- Task brief -
Return the material unaltered, line by line.

- Records for processing -

--------

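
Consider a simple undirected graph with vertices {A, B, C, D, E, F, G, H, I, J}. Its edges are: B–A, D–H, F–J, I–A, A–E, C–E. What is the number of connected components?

Component: {G}
Component: {D, H}
Component: {F, J}
Component: {A, B, C, E, I}

4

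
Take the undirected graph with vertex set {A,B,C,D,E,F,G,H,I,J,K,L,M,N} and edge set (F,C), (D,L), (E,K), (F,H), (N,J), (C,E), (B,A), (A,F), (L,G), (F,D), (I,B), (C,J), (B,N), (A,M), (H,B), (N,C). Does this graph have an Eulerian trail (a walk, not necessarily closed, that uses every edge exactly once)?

No

Degrees: A:3, B:4, C:4, D:2, E:2, F:4, G:1, H:2, I:1, J:2, K:1, L:2, M:1, N:3
Odd-degree vertices: A, G, I, K, M, N (6 total).
An Eulerian trail requires 0 or 2 odd-degree vertices; here there are 6.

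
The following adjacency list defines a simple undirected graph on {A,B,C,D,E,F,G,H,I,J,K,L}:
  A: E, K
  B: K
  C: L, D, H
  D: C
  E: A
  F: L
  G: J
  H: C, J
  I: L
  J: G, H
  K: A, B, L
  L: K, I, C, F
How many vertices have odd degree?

8

Degrees: A:2, B:1, C:3, D:1, E:1, F:1, G:1, H:2, I:1, J:2, K:3, L:4
Odd-degree vertices: B, C, D, E, F, G, I, K.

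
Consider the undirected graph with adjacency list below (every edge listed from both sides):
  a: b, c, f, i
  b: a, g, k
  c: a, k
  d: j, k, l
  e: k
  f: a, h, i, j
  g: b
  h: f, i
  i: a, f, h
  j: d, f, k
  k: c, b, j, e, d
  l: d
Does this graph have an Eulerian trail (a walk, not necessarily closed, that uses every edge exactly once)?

Degrees: a:4, b:3, c:2, d:3, e:1, f:4, g:1, h:2, i:3, j:3, k:5, l:1
Odd-degree vertices: b, d, e, g, i, j, k, l (8 total).
An Eulerian trail requires 0 or 2 odd-degree vertices; here there are 8.

No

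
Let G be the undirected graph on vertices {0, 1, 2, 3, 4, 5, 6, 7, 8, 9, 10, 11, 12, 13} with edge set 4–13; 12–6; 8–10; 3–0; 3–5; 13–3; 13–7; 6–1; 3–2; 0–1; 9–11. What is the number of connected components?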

--------

- Output of the exercise -
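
Consider a simple undirected graph with vertices {A, B, C, D, E, F, G, H, I, J}. Its edges are: B–A, D–H, F–J, I–A, A–E, C–E. What is the number of connected components?

Component: {G}
Component: {D, H}
Component: {F, J}
Component: {A, B, C, E, I}

4

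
Take the undirected graph with vertex set {A,B,C,D,E,F,G,H,I,J,K,L,M,N} and edge set (F,C), (D,L), (E,K), (F,H), (N,J), (C,E), (B,A), (A,F), (L,G), (F,D), (I,B), (C,J), (B,N), (A,M), (H,B), (N,C). Does this graph have an Eulerian trail (a walk, not necessarily closed, that uses every edge exactly once)?

No

Degrees: A:3, B:4, C:4, D:2, E:2, F:4, G:1, H:2, I:1, J:2, K:1, L:2, M:1, N:3
Odd-degree vertices: A, G, I, K, M, N (6 total).
An Eulerian trail requires 0 or 2 odd-degree vertices; here there are 6.

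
The following adjacency list defines a simple undirected graph on {A,B,C,D,E,F,G,H,I,J,K,L}:
  A: E, K
  B: K
  C: L, D, H
  D: C
  E: A
  F: L
  G: J
  H: C, J
  I: L
  J: G, H
  K: A, B, L
  L: K, I, C, F
How many vertices have odd degree?

8

Degrees: A:2, B:1, C:3, D:1, E:1, F:1, G:1, H:2, I:1, J:2, K:3, L:4
Odd-degree vertices: B, C, D, E, F, G, I, K.

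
Consider the undirected graph with adjacency list below (every edge listed from both sides):
  a: b, c, f, i
  b: a, g, k
  c: a, k
  d: j, k, l
  e: k
  f: a, h, i, j
  g: b
  h: f, i
  i: a, f, h
  j: d, f, k
  k: c, b, j, e, d
  l: d
Does this graph have an Eulerian trail (a walk, not necessarily closed, that uses every edge exactly once)?

Degrees: a:4, b:3, c:2, d:3, e:1, f:4, g:1, h:2, i:3, j:3, k:5, l:1
Odd-degree vertices: b, d, e, g, i, j, k, l (8 total).
An Eulerian trail requires 0 or 2 odd-degree vertices; here there are 8.

No

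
Let G be the undirected graph on vertices {0, 1, 2, 3, 4, 5, 6, 7, 8, 9, 10, 11, 12, 13} with edge set 4–13; 12–6; 8–10; 3–0; 3–5; 13–3; 13–7; 6–1; 3–2; 0–1; 9–11. What is the number of connected components?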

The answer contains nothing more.